:: Your task ::
Would you please restate every record exactly as written?

Records supplied START

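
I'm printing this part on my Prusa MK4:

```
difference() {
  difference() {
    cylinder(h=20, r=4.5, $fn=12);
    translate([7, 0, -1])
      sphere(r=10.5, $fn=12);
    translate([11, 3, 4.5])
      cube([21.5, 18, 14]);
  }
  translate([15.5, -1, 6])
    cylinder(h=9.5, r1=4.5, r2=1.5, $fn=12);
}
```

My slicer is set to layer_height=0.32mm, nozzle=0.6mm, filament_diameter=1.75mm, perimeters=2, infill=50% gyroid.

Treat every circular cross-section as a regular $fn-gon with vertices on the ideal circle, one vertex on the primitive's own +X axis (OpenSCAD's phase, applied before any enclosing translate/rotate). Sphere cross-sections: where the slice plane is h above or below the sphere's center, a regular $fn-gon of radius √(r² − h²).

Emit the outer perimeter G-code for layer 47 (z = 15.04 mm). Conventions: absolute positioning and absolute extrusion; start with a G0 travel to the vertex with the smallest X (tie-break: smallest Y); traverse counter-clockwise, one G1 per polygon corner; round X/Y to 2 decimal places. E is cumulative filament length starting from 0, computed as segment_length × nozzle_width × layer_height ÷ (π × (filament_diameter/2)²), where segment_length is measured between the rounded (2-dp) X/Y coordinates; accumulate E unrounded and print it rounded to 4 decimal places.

G0 X-4.50 Y0.00 Z15.04
G1 X-3.90 Y-2.25 E0.1859
G1 X-2.25 Y-3.90 E0.3721
G1 X0.00 Y-4.50 E0.5580
G1 X2.25 Y-3.90 E0.7439
G1 X3.90 Y-2.25 E0.9302
G1 X4.50 Y0.00 E1.1161
G1 X3.90 Y2.25 E1.3019
G1 X2.25 Y3.90 E1.4882
G1 X0.00 Y4.50 E1.6741
G1 X-2.25 Y3.90 E1.8600
G1 X-3.90 Y2.25 E2.0462
G1 X-4.50 Y0.00 E2.2321

At z = 15.04 mm: the r=4.5 cylinder contributes a regular 12-gon of circumradius 4.5; the sphere at (7, 0) is absent (|z−center|=16.040 > r=10.5); the cube at (11, 3) (footprint 21.5×18) is included at this height; Subtracting the remaining from the first: starting from the r=4.5 cylinder, the 21.5×18 cube at (11, 3) misses the remaining region (no effect) — 1 connected region; the cone at (15.5, -1) contributes a regular 12-gon of circumradius 1.645 (interpolated between r1=4.5 and r2=1.5 at t=0.952); After the difference (first − rest): starting from the result so far, the cone at (15.5, -1) misses the remaining region (no effect) — 1 connected region. The outline is a single polygon with 12 vertices. Extrusion per mm of travel: 0.6 × 0.32 / (π × 0.875²) = 0.079824. Accumulating E over each segment gives final E = 2.2321.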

Records supplied END

:: Final answer ::
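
I'm printing this part on my Prusa MK4:

```
difference() {
  difference() {
    cylinder(h=20, r=4.5, $fn=12);
    translate([7, 0, -1])
      sphere(r=10.5, $fn=12);
    translate([11, 3, 4.5])
      cube([21.5, 18, 14]);
  }
  translate([15.5, -1, 6])
    cylinder(h=9.5, r1=4.5, r2=1.5, $fn=12);
}
```

My slicer is set to layer_height=0.32mm, nozzle=0.6mm, filament_diameter=1.75mm, perimeters=2, infill=50% gyroid.

Treat every circular cross-section as a regular $fn-gon with vertices on the ideal circle, one vertex on the primitive's own +X axis (OpenSCAD's phase, applied before any enclosing translate/rotate). Sphere cross-sections: where the slice plane is h above or below the sphere's center, a regular $fn-gon of radius √(r² − h²).

Emit the outer perimeter G-code for layer 47 (z = 15.04 mm). Conventions: absolute positioning and absolute extrusion; start with a G0 travel to the vertex with the smallest X (tie-break: smallest Y); traverse counter-clockwise, one G1 per polygon corner; round X/Y to 2 decimal places. E is cumulative filament length starting from 0, computed as segment_length × nozzle_width × layer_height ÷ (π × (filament_diameter/2)²), where segment_length is measured between the rounded (2-dp) X/Y coordinates; accumulate E unrounded and print it rounded to 4 decimal places.

G0 X-4.50 Y0.00 Z15.04
G1 X-3.90 Y-2.25 E0.1859
G1 X-2.25 Y-3.90 E0.3721
G1 X0.00 Y-4.50 E0.5580
G1 X2.25 Y-3.90 E0.7439
G1 X3.90 Y-2.25 E0.9302
G1 X4.50 Y0.00 E1.1161
G1 X3.90 Y2.25 E1.3019
G1 X2.25 Y3.90 E1.4882
G1 X0.00 Y4.50 E1.6741
G1 X-2.25 Y3.90 E1.8600
G1 X-3.90 Y2.25 E2.0462
G1 X-4.50 Y0.00 E2.2321

At z = 15.04 mm: the r=4.5 cylinder contributes a regular 12-gon of circumradius 4.5; the sphere at (7, 0) is absent (|z−center|=16.040 > r=10.5); the cube at (11, 3) (footprint 21.5×18) is included at this height; Subtracting the remaining from the first: starting from the r=4.5 cylinder, the 21.5×18 cube at (11, 3) misses the remaining region (no effect) — 1 connected region; the cone at (15.5, -1) contributes a regular 12-gon of circumradius 1.645 (interpolated between r1=4.5 and r2=1.5 at t=0.952); After the difference (first − rest): starting from the result so far, the cone at (15.5, -1) misses the remaining region (no effect) — 1 connected region. The outline is a single polygon with 12 vertices. Extrusion per mm of travel: 0.6 × 0.32 / (π × 0.875²) = 0.079824. Accumulating E over each segment gives final E = 2.2321.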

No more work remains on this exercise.